* _EXERCISE GOAL_: Go to the line in the entries below that holds "Pipes: (0,1), (0,3), (1,2), (1,3)" and repeat exactly from there through the line that holds "Pipes: (0,1), (0,2), (0,3), (0,4), (1,4)", inclusive.

[Records excerpted from a collection]
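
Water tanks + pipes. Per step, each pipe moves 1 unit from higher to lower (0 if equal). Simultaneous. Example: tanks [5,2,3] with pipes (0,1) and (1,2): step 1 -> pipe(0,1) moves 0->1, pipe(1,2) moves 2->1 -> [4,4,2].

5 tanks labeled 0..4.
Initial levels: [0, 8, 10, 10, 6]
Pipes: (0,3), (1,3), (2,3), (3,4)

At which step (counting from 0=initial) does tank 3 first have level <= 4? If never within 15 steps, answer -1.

Step 1: flows [3->0,3->1,2=3,3->4] -> levels [1 9 10 7 7]
Step 2: flows [3->0,1->3,2->3,3=4] -> levels [2 8 9 8 7]
Step 3: flows [3->0,1=3,2->3,3->4] -> levels [3 8 8 7 8]
Step 4: flows [3->0,1->3,2->3,4->3] -> levels [4 7 7 9 7]
Step 5: flows [3->0,3->1,3->2,3->4] -> levels [5 8 8 5 8]
Step 6: flows [0=3,1->3,2->3,4->3] -> levels [5 7 7 8 7]
Step 7: flows [3->0,3->1,3->2,3->4] -> levels [6 8 8 4 8]
Tank 3 first reaches <=4 at step 7

Answer: 7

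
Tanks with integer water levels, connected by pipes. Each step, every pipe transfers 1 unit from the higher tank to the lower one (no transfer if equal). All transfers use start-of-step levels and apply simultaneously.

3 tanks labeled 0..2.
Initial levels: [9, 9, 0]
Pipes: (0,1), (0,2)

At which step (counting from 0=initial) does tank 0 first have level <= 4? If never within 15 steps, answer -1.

Step 1: flows [0=1,0->2] -> levels [8 9 1]
Step 2: flows [1->0,0->2] -> levels [8 8 2]
Step 3: flows [0=1,0->2] -> levels [7 8 3]
Step 4: flows [1->0,0->2] -> levels [7 7 4]
Step 5: flows [0=1,0->2] -> levels [6 7 5]
Step 6: flows [1->0,0->2] -> levels [6 6 6]
Step 7: flows [0=1,0=2] -> levels [6 6 6]
  -> stable; tank 0 stays at 6 > 4
Tank 0 never reaches <=4 within 15 steps

Answer: -1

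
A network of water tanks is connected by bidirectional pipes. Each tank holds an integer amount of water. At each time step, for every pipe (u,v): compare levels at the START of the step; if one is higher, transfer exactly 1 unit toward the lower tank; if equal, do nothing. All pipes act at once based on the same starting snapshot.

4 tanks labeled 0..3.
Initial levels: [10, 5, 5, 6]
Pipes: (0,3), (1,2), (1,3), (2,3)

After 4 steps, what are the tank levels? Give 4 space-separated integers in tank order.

Answer: 7 6 6 7

Derivation:
Step 1: flows [0->3,1=2,3->1,3->2] -> levels [9 6 6 5]
Step 2: flows [0->3,1=2,1->3,2->3] -> levels [8 5 5 8]
Step 3: flows [0=3,1=2,3->1,3->2] -> levels [8 6 6 6]
Step 4: flows [0->3,1=2,1=3,2=3] -> levels [7 6 6 7]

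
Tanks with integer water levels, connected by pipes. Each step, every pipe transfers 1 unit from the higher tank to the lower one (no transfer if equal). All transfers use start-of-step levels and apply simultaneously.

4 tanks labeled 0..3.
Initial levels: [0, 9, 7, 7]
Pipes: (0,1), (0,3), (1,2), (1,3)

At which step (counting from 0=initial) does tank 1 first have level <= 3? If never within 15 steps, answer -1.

Answer: -1

Derivation:
Step 1: flows [1->0,3->0,1->2,1->3] -> levels [2 6 8 7]
Step 2: flows [1->0,3->0,2->1,3->1] -> levels [4 7 7 5]
Step 3: flows [1->0,3->0,1=2,1->3] -> levels [6 5 7 5]
Step 4: flows [0->1,0->3,2->1,1=3] -> levels [4 7 6 6]
Step 5: flows [1->0,3->0,1->2,1->3] -> levels [6 4 7 6]
Step 6: flows [0->1,0=3,2->1,3->1] -> levels [5 7 6 5]
Step 7: flows [1->0,0=3,1->2,1->3] -> levels [6 4 7 6]
  -> period-2 cycle (repeats step 5); tank 1 never drops to <=3
Tank 1 never reaches <=3 within 15 steps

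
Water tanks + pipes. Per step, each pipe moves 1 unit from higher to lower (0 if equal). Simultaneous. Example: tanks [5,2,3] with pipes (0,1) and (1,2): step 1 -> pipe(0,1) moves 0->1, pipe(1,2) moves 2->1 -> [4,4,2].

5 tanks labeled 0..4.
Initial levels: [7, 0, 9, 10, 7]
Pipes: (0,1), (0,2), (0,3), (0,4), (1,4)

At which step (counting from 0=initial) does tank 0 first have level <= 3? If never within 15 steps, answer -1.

Answer: -1

Derivation:
Step 1: flows [0->1,2->0,3->0,0=4,4->1] -> levels [8 2 8 9 6]
Step 2: flows [0->1,0=2,3->0,0->4,4->1] -> levels [7 4 8 8 6]
Step 3: flows [0->1,2->0,3->0,0->4,4->1] -> levels [7 6 7 7 6]
Step 4: flows [0->1,0=2,0=3,0->4,1=4] -> levels [5 7 7 7 7]
Step 5: flows [1->0,2->0,3->0,4->0,1=4] -> levels [9 6 6 6 6]
Step 6: flows [0->1,0->2,0->3,0->4,1=4] -> levels [5 7 7 7 7]
  -> period-2 cycle (repeats step 4); tank 0 never drops to <=3
Tank 0 never reaches <=3 within 15 steps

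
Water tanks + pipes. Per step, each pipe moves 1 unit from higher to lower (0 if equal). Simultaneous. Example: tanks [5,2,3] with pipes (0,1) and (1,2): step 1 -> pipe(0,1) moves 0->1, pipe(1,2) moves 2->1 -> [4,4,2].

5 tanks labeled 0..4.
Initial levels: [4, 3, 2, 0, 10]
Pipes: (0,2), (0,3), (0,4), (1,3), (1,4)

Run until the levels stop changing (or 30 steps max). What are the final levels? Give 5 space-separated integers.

Answer: 2 3 4 4 6

Derivation:
Step 1: flows [0->2,0->3,4->0,1->3,4->1] -> levels [3 3 3 2 8]
Step 2: flows [0=2,0->3,4->0,1->3,4->1] -> levels [3 3 3 4 6]
Step 3: flows [0=2,3->0,4->0,3->1,4->1] -> levels [5 5 3 2 4]
Step 4: flows [0->2,0->3,0->4,1->3,1->4] -> levels [2 3 4 4 6]
Step 5: flows [2->0,3->0,4->0,3->1,4->1] -> levels [5 5 3 2 4]
  -> period-2 cycle: step 5 state = step 3 state; never stabilizes
  -> state at step 30: (30-3) mod 2 = 1, same as step 4 -> [2 3 4 4 6]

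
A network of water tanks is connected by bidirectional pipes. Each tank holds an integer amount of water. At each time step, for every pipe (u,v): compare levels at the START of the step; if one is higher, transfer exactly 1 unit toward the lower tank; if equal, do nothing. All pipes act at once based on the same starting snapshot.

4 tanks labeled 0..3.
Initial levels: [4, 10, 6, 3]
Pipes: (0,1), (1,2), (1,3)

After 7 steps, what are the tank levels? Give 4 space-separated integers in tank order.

Step 1: flows [1->0,1->2,1->3] -> levels [5 7 7 4]
Step 2: flows [1->0,1=2,1->3] -> levels [6 5 7 5]
Step 3: flows [0->1,2->1,1=3] -> levels [5 7 6 5]
Step 4: flows [1->0,1->2,1->3] -> levels [6 4 7 6]
Step 5: flows [0->1,2->1,3->1] -> levels [5 7 6 5]
  -> period-2 cycle: step 5 state = step 3 state
  -> state at step 7: (7-3) mod 2 = 0, same as step 3 -> [5 7 6 5]

Answer: 5 7 6 5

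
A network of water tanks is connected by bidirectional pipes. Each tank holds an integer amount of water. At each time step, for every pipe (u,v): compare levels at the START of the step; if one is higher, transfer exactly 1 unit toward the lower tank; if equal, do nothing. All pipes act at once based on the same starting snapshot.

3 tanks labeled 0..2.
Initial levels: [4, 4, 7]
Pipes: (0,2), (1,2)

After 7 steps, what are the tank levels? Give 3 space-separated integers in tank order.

Answer: 5 5 5

Derivation:
Step 1: flows [2->0,2->1] -> levels [5 5 5]
Step 2: flows [0=2,1=2] -> levels [5 5 5]
  -> stable; steps 3..7 unchanged -> [5 5 5]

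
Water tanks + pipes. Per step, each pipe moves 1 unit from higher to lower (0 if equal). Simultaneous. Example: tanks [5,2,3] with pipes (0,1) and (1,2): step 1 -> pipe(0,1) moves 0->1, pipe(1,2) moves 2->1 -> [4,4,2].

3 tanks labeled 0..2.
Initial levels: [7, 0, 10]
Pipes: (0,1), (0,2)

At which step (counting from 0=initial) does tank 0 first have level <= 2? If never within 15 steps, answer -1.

Answer: -1

Derivation:
Step 1: flows [0->1,2->0] -> levels [7 1 9]
Step 2: flows [0->1,2->0] -> levels [7 2 8]
Step 3: flows [0->1,2->0] -> levels [7 3 7]
Step 4: flows [0->1,0=2] -> levels [6 4 7]
Step 5: flows [0->1,2->0] -> levels [6 5 6]
Step 6: flows [0->1,0=2] -> levels [5 6 6]
Step 7: flows [1->0,2->0] -> levels [7 5 5]
Step 8: flows [0->1,0->2] -> levels [5 6 6]
  -> period-2 cycle (repeats step 6); tank 0 never drops to <=2
Tank 0 never reaches <=2 within 15 steps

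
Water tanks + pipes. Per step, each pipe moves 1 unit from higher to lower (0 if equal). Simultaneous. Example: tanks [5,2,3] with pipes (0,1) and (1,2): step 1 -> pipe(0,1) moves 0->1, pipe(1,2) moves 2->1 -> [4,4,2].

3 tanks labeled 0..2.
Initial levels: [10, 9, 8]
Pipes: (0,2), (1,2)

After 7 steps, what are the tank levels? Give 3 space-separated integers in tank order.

Answer: 9 8 10

Derivation:
Step 1: flows [0->2,1->2] -> levels [9 8 10]
Step 2: flows [2->0,2->1] -> levels [10 9 8]
  -> period-2 cycle: step 2 state = step 0 state
  -> state at step 7: (7-0) mod 2 = 1, same as step 1 -> [9 8 10]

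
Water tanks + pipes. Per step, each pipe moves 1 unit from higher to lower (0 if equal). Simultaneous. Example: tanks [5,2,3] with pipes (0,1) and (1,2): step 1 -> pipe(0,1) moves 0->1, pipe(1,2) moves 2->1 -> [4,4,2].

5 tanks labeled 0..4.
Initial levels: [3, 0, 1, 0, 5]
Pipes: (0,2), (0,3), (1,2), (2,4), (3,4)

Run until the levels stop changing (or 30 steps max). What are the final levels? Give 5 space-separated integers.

Step 1: flows [0->2,0->3,2->1,4->2,4->3] -> levels [1 1 2 2 3]
Step 2: flows [2->0,3->0,2->1,4->2,4->3] -> levels [3 2 1 2 1]
Step 3: flows [0->2,0->3,1->2,2=4,3->4] -> levels [1 1 3 2 2]
Step 4: flows [2->0,3->0,2->1,2->4,3=4] -> levels [3 2 0 1 3]
Step 5: flows [0->2,0->3,1->2,4->2,4->3] -> levels [1 1 3 3 1]
Step 6: flows [2->0,3->0,2->1,2->4,3->4] -> levels [3 2 0 1 3]
  -> period-2 cycle: step 6 state = step 4 state; never stabilizes
  -> state at step 30: (30-4) mod 2 = 0, same as step 4 -> [3 2 0 1 3]

Answer: 3 2 0 1 3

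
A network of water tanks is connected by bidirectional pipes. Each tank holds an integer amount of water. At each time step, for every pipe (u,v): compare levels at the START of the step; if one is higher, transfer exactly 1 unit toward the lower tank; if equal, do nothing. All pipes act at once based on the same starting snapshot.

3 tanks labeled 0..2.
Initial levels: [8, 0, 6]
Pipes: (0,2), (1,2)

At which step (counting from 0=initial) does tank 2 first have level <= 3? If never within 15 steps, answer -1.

Answer: -1

Derivation:
Step 1: flows [0->2,2->1] -> levels [7 1 6]
Step 2: flows [0->2,2->1] -> levels [6 2 6]
Step 3: flows [0=2,2->1] -> levels [6 3 5]
Step 4: flows [0->2,2->1] -> levels [5 4 5]
Step 5: flows [0=2,2->1] -> levels [5 5 4]
Step 6: flows [0->2,1->2] -> levels [4 4 6]
Step 7: flows [2->0,2->1] -> levels [5 5 4]
  -> period-2 cycle (repeats step 5); tank 2 never drops to <=3
Tank 2 never reaches <=3 within 15 steps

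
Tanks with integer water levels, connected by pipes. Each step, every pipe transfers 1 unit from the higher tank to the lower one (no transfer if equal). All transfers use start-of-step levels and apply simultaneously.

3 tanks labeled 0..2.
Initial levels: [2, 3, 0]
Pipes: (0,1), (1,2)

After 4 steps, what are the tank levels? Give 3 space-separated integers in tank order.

Answer: 1 3 1

Derivation:
Step 1: flows [1->0,1->2] -> levels [3 1 1]
Step 2: flows [0->1,1=2] -> levels [2 2 1]
Step 3: flows [0=1,1->2] -> levels [2 1 2]
Step 4: flows [0->1,2->1] -> levels [1 3 1]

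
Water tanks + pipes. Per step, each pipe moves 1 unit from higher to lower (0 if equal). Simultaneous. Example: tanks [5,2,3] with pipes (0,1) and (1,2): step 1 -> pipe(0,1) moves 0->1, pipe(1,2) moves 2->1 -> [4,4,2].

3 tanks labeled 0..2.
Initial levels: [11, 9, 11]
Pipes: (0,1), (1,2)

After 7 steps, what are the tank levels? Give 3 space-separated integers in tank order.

Step 1: flows [0->1,2->1] -> levels [10 11 10]
Step 2: flows [1->0,1->2] -> levels [11 9 11]
  -> period-2 cycle: step 2 state = step 0 state
  -> state at step 7: (7-0) mod 2 = 1, same as step 1 -> [10 11 10]

Answer: 10 11 10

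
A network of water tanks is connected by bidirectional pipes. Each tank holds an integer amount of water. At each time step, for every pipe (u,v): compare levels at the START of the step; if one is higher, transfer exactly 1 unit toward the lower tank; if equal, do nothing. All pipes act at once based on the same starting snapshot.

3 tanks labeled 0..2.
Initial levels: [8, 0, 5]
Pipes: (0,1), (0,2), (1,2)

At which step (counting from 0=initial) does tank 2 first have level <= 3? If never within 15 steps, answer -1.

Step 1: flows [0->1,0->2,2->1] -> levels [6 2 5]
Step 2: flows [0->1,0->2,2->1] -> levels [4 4 5]
Step 3: flows [0=1,2->0,2->1] -> levels [5 5 3]
Tank 2 first reaches <=3 at step 3

Answer: 3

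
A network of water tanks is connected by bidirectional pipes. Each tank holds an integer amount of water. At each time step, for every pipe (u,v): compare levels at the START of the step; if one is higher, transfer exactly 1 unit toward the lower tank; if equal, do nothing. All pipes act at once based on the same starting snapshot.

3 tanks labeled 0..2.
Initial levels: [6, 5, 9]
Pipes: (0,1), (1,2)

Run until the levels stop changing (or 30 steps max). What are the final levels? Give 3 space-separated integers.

Answer: 6 8 6

Derivation:
Step 1: flows [0->1,2->1] -> levels [5 7 8]
Step 2: flows [1->0,2->1] -> levels [6 7 7]
Step 3: flows [1->0,1=2] -> levels [7 6 7]
Step 4: flows [0->1,2->1] -> levels [6 8 6]
Step 5: flows [1->0,1->2] -> levels [7 6 7]
  -> period-2 cycle: step 5 state = step 3 state; never stabilizes
  -> state at step 30: (30-3) mod 2 = 1, same as step 4 -> [6 8 6]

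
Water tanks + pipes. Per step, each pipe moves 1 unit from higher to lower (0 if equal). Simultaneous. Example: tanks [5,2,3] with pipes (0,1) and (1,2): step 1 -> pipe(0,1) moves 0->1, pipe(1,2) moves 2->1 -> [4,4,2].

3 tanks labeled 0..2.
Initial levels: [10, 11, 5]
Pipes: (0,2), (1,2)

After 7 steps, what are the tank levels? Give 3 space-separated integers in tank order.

Answer: 9 9 8

Derivation:
Step 1: flows [0->2,1->2] -> levels [9 10 7]
Step 2: flows [0->2,1->2] -> levels [8 9 9]
Step 3: flows [2->0,1=2] -> levels [9 9 8]
Step 4: flows [0->2,1->2] -> levels [8 8 10]
Step 5: flows [2->0,2->1] -> levels [9 9 8]
  -> period-2 cycle: step 5 state = step 3 state
  -> state at step 7: (7-3) mod 2 = 0, same as step 3 -> [9 9 8]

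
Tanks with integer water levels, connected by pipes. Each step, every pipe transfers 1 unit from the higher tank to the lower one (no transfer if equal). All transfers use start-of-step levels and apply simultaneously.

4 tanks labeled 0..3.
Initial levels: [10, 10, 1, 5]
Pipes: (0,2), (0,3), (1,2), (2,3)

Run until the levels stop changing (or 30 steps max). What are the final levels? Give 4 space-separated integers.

Step 1: flows [0->2,0->3,1->2,3->2] -> levels [8 9 4 5]
Step 2: flows [0->2,0->3,1->2,3->2] -> levels [6 8 7 5]
Step 3: flows [2->0,0->3,1->2,2->3] -> levels [6 7 6 7]
Step 4: flows [0=2,3->0,1->2,3->2] -> levels [7 6 8 5]
Step 5: flows [2->0,0->3,2->1,2->3] -> levels [7 7 5 7]
Step 6: flows [0->2,0=3,1->2,3->2] -> levels [6 6 8 6]
Step 7: flows [2->0,0=3,2->1,2->3] -> levels [7 7 5 7]
  -> period-2 cycle: step 7 state = step 5 state; never stabilizes
  -> state at step 30: (30-5) mod 2 = 1, same as step 6 -> [6 6 8 6]

Answer: 6 6 8 6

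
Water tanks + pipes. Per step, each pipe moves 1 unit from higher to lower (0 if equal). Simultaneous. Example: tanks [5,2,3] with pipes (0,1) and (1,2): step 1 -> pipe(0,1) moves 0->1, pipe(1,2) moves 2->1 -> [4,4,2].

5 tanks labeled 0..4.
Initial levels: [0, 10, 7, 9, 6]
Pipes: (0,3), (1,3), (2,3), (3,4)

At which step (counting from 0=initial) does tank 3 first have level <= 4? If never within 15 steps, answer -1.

Answer: 7

Derivation:
Step 1: flows [3->0,1->3,3->2,3->4] -> levels [1 9 8 7 7]
Step 2: flows [3->0,1->3,2->3,3=4] -> levels [2 8 7 8 7]
Step 3: flows [3->0,1=3,3->2,3->4] -> levels [3 8 8 5 8]
Step 4: flows [3->0,1->3,2->3,4->3] -> levels [4 7 7 7 7]
Step 5: flows [3->0,1=3,2=3,3=4] -> levels [5 7 7 6 7]
Step 6: flows [3->0,1->3,2->3,4->3] -> levels [6 6 6 8 6]
Step 7: flows [3->0,3->1,3->2,3->4] -> levels [7 7 7 4 7]
Tank 3 first reaches <=4 at step 7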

* _ANSWER BOX_:
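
Pipes: (0,1), (0,3), (1,2), (1,3)

At which step (counting from 0=initial) does tank 1 first have level <= 3? If never within 15 steps, answer -1.

Answer: -1

Derivation:
Step 1: flows [1->0,3->0,1->2,1->3] -> levels [2 6 8 7]
Step 2: flows [1->0,3->0,2->1,3->1] -> levels [4 7 7 5]
Step 3: flows [1->0,3->0,1=2,1->3] -> levels [6 5 7 5]
Step 4: flows [0->1,0->3,2->1,1=3] -> levels [4 7 6 6]
Step 5: flows [1->0,3->0,1->2,1->3] -> levels [6 4 7 6]
Step 6: flows [0->1,0=3,2->1,3->1] -> levels [5 7 6 5]
Step 7: flows [1->0,0=3,1->2,1->3] -> levels [6 4 7 6]
  -> period-2 cycle (repeats step 5); tank 1 never drops to <=3
Tank 1 never reaches <=3 within 15 steps

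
Water tanks + pipes. Per step, each pipe moves 1 unit from higher to lower (0 if equal). Simultaneous. Example: tanks [5,2,3] with pipes (0,1) and (1,2): step 1 -> pipe(0,1) moves 0->1, pipe(1,2) moves 2->1 -> [4,4,2].

5 tanks labeled 0..4.
Initial levels: [7, 0, 9, 10, 7]
Pipes: (0,1), (0,2), (0,3), (0,4), (1,4)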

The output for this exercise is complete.